Stored items
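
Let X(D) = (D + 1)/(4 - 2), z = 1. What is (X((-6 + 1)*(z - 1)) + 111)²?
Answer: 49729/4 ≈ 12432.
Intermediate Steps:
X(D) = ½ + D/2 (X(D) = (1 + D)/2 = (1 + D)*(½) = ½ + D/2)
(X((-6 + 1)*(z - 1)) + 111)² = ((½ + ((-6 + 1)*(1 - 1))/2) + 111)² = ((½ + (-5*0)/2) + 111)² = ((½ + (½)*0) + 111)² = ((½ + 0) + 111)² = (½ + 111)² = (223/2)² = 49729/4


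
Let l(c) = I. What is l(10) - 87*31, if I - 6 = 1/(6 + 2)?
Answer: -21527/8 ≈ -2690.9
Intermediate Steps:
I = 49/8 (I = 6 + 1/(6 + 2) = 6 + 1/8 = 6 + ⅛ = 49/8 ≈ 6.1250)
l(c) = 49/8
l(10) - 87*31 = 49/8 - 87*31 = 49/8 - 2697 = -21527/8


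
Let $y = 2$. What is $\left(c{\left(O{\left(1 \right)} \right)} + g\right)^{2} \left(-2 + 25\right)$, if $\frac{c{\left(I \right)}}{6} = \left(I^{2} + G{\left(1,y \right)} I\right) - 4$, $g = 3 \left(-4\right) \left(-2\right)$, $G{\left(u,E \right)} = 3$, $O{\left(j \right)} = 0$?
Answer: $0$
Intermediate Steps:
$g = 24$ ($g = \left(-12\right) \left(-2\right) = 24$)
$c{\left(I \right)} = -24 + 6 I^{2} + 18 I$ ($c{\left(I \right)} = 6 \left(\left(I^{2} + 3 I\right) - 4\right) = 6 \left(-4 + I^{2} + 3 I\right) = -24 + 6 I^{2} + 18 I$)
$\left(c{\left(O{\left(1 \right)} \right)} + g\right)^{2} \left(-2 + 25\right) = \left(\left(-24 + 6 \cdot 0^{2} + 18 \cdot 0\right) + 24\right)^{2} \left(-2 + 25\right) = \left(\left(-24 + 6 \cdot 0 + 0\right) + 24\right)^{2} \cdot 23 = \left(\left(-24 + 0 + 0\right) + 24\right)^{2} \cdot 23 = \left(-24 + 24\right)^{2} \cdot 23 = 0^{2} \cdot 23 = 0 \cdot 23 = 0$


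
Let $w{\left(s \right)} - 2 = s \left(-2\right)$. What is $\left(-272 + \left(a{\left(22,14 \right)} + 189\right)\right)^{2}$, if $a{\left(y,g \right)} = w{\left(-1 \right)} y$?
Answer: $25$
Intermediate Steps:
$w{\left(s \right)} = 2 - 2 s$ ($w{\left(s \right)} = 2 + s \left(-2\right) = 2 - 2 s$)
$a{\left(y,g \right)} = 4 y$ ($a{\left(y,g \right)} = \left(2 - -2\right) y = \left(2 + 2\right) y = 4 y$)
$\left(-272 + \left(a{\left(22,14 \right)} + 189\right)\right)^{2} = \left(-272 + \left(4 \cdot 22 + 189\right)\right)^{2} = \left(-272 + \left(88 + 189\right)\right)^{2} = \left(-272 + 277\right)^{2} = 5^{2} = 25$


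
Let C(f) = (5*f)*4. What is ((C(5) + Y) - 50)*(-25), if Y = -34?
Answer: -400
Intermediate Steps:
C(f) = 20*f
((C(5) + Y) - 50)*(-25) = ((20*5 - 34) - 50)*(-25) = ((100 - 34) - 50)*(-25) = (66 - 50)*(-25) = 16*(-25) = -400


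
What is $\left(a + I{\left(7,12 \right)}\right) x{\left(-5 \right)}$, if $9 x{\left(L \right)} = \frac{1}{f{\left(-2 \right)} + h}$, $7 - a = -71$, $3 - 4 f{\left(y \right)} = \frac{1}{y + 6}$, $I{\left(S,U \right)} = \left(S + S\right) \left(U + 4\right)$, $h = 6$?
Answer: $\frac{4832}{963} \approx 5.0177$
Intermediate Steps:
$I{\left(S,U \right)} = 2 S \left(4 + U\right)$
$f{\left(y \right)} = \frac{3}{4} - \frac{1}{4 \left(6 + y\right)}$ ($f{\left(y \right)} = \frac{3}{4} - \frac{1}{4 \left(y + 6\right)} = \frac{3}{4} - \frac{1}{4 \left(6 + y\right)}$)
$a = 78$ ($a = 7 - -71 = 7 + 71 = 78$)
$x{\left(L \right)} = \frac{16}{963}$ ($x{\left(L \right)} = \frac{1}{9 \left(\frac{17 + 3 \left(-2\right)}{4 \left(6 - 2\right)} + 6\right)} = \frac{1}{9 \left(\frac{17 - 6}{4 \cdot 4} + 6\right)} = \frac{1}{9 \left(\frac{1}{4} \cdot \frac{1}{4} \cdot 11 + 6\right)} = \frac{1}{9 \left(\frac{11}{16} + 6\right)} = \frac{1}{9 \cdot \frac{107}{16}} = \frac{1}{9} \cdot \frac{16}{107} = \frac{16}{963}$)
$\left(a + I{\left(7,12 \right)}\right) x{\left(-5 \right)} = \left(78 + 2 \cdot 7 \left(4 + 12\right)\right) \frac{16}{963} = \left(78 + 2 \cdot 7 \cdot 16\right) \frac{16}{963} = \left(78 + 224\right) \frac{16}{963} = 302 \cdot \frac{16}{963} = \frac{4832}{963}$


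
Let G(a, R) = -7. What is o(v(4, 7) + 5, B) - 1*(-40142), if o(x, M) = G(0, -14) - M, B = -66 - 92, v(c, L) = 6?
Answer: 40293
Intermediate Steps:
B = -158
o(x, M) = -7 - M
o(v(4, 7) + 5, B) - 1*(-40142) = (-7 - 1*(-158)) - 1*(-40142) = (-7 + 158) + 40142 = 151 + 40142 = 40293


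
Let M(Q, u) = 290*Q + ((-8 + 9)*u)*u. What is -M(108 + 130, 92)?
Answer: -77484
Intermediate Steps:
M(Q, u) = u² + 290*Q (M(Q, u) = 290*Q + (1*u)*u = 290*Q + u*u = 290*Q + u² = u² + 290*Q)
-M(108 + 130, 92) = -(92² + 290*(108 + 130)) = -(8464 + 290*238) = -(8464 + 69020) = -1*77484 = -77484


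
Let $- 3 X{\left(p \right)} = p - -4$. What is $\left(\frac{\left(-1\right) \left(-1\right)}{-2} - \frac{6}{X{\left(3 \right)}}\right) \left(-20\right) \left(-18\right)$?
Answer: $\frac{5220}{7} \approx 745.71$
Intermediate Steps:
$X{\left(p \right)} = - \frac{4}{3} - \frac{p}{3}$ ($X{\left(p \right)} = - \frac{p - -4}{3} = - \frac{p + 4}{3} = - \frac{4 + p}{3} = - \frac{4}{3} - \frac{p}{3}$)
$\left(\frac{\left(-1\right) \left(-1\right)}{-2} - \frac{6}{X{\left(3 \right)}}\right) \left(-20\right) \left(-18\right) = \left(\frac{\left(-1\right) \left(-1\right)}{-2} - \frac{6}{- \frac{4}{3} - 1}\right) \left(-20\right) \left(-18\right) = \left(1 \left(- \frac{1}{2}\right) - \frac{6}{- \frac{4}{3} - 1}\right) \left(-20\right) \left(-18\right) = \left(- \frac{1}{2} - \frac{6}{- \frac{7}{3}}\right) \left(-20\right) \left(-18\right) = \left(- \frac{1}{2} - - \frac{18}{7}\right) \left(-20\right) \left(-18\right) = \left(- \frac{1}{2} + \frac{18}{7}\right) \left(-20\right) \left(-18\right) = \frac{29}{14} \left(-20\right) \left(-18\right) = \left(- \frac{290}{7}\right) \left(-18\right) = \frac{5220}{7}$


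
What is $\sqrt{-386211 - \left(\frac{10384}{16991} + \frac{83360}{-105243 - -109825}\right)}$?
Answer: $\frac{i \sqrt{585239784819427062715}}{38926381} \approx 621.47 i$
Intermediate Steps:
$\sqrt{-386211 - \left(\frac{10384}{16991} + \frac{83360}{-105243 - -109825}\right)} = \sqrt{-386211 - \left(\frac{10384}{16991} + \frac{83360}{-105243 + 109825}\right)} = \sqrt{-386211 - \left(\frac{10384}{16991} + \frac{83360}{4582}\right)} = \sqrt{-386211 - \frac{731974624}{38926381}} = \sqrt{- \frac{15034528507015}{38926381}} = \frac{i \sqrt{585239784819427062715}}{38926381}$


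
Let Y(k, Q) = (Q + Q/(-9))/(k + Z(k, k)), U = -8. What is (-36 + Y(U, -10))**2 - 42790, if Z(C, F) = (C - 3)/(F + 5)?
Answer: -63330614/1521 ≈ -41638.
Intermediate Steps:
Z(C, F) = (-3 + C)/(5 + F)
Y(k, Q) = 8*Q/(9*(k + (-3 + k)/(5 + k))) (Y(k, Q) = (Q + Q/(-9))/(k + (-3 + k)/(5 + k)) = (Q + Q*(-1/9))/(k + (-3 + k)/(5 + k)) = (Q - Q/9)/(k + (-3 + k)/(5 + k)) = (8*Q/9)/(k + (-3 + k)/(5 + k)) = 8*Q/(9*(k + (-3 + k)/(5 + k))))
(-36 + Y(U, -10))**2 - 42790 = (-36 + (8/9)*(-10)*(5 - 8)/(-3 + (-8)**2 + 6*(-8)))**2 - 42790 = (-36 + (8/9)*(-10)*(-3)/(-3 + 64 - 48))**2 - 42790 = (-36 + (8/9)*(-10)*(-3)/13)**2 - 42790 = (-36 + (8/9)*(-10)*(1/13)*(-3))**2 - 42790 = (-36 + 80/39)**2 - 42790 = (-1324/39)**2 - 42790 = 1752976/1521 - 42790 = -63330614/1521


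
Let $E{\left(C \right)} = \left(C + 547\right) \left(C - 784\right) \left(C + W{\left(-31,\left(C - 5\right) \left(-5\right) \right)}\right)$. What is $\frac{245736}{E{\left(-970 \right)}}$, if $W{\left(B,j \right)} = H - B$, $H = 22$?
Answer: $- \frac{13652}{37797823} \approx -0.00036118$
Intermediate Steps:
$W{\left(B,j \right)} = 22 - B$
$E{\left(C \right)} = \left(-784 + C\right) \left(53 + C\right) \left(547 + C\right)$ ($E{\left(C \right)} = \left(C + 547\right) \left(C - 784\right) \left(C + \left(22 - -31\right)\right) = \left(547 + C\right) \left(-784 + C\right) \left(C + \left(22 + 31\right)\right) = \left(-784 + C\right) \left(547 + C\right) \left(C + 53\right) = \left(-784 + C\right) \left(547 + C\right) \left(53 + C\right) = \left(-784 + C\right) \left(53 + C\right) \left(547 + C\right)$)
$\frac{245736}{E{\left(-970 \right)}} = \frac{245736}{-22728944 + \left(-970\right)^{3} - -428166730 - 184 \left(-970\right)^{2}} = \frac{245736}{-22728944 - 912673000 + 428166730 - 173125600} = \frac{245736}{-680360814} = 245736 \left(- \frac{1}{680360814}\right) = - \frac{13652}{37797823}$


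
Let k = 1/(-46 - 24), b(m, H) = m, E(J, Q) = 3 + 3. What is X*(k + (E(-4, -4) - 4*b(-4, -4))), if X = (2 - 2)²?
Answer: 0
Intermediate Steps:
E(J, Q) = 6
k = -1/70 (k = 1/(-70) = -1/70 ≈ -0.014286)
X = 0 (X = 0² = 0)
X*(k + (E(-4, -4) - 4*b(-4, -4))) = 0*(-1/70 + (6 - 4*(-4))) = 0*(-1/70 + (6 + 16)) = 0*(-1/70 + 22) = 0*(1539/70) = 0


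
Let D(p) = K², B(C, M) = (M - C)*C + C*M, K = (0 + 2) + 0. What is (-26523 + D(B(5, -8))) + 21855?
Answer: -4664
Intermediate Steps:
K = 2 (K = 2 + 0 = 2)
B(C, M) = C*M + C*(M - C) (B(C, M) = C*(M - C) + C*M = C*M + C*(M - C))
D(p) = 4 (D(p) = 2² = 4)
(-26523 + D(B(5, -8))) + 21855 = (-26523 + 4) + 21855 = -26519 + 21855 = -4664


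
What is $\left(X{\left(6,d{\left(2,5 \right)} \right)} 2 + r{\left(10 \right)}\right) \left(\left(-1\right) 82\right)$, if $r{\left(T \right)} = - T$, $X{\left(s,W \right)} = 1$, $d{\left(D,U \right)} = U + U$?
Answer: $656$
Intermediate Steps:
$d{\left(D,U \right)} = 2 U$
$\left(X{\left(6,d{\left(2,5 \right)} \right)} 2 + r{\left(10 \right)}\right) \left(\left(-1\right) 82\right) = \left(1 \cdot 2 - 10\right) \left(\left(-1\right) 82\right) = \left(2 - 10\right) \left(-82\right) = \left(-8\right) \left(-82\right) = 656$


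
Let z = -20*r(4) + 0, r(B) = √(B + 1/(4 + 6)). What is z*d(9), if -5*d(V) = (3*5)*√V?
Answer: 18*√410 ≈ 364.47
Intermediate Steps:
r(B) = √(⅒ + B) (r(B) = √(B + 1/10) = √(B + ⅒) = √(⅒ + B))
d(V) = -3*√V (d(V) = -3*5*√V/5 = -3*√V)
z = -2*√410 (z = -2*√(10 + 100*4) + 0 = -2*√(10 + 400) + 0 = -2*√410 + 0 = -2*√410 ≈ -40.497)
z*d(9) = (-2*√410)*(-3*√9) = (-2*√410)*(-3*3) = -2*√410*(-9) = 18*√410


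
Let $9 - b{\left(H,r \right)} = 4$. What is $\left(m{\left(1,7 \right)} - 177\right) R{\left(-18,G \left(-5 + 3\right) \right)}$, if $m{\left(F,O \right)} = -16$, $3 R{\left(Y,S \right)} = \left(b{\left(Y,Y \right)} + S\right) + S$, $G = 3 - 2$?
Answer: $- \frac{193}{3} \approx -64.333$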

WORK REQUEST
Each line that holds the word "approx" should be extracted from the records.

TASK RESPONSE
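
Answer: $\frac{4832}{963} \approx 5.0177$
Answer: $\frac{5220}{7} \approx 745.71$
Answer: $\frac{i \sqrt{585239784819427062715}}{38926381} \approx 621.47 i$
Answer: $- \frac{13652}{37797823} \approx -0.00036118$
Answer: $- \frac{193}{3} \approx -64.333$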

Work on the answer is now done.